> _Your assignment_:
Print every line below without adding or leaving out a single word.
<<<<
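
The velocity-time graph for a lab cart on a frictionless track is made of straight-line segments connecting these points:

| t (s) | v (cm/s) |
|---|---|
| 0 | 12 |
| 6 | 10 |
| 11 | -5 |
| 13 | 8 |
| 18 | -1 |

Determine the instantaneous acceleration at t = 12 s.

Acceleration is the slope of the v-t graph on 11–13 s: (8 − -5)/(13 − 11) = 6.5 cm/s².

6.5 cm/s²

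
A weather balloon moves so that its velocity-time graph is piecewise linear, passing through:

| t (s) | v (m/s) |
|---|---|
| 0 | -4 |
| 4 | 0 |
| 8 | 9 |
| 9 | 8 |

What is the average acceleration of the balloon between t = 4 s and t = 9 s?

1.6 m/s²

Average acceleration = Δv/Δt = (8 − 0)/(9 − 4) = 1.6 m/s².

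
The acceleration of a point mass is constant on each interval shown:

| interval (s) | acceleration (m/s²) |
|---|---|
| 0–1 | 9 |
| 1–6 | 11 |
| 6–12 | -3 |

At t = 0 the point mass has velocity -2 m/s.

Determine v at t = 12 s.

44 m/s

Δv equals the area under the a-t graph; then v = v₀ + Δv.
0–1 s: 9 × 1 = 9 m/s
1–6 s: 11 × 5 = 55 m/s
6–12 s: -3 × 6 = -18 m/s
Δv = 46 m/s, so v(12) = -2 + (46) = 44 m/s.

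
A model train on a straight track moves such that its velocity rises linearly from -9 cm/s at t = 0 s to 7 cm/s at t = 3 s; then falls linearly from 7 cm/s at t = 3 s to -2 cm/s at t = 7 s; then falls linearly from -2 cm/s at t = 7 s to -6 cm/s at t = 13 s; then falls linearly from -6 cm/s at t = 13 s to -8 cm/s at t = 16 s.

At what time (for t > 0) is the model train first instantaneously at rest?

v changes sign on 0–3 s (from -9 to 7); the graph is linear there, so v = 0 at t = 0 + (9)·(3 − 0)/(7 − -9) = 1.6875 s.

t = 1.6875 s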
>>>>
> _Output for this exercise_:
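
The velocity-time graph for a lab cart on a frictionless track is made of straight-line segments connecting these points:

| t (s) | v (cm/s) |
|---|---|
| 0 | 12 |
| 6 | 10 |
| 11 | -5 |
| 13 | 8 |
| 18 | -1 |

Determine the instantaneous acceleration at t = 12 s.

Acceleration is the slope of the v-t graph on 11–13 s: (8 − -5)/(13 − 11) = 6.5 cm/s².

6.5 cm/s²

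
A weather balloon moves so that its velocity-time graph is piecewise linear, passing through:

| t (s) | v (m/s) |
|---|---|
| 0 | -4 |
| 4 | 0 |
| 8 | 9 |
| 9 | 8 |

What is the average acceleration of the balloon between t = 4 s and t = 9 s?

1.6 m/s²

Average acceleration = Δv/Δt = (8 − 0)/(9 − 4) = 1.6 m/s².

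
The acceleration of a point mass is constant on each interval shown:

| interval (s) | acceleration (m/s²) |
|---|---|
| 0–1 | 9 |
| 1–6 | 11 |
| 6–12 | -3 |

At t = 0 the point mass has velocity -2 m/s.

Determine v at t = 12 s.

44 m/s

Δv equals the area under the a-t graph; then v = v₀ + Δv.
0–1 s: 9 × 1 = 9 m/s
1–6 s: 11 × 5 = 55 m/s
6–12 s: -3 × 6 = -18 m/s
Δv = 46 m/s, so v(12) = -2 + (46) = 44 m/s.

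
A model train on a straight track moves such that its velocity rises linearly from -9 cm/s at t = 0 s to 7 cm/s at t = 3 s; then falls linearly from 7 cm/s at t = 3 s to -2 cm/s at t = 7 s; then falls linearly from -2 cm/s at t = 7 s to -6 cm/s at t = 13 s; then falls linearly from -6 cm/s at t = 13 s to -8 cm/s at t = 16 s.

At what time (for t > 0) is the model train first instantaneously at rest?

v changes sign on 0–3 s (from -9 to 7); the graph is linear there, so v = 0 at t = 0 + (9)·(3 − 0)/(7 − -9) = 1.6875 s.

t = 1.6875 s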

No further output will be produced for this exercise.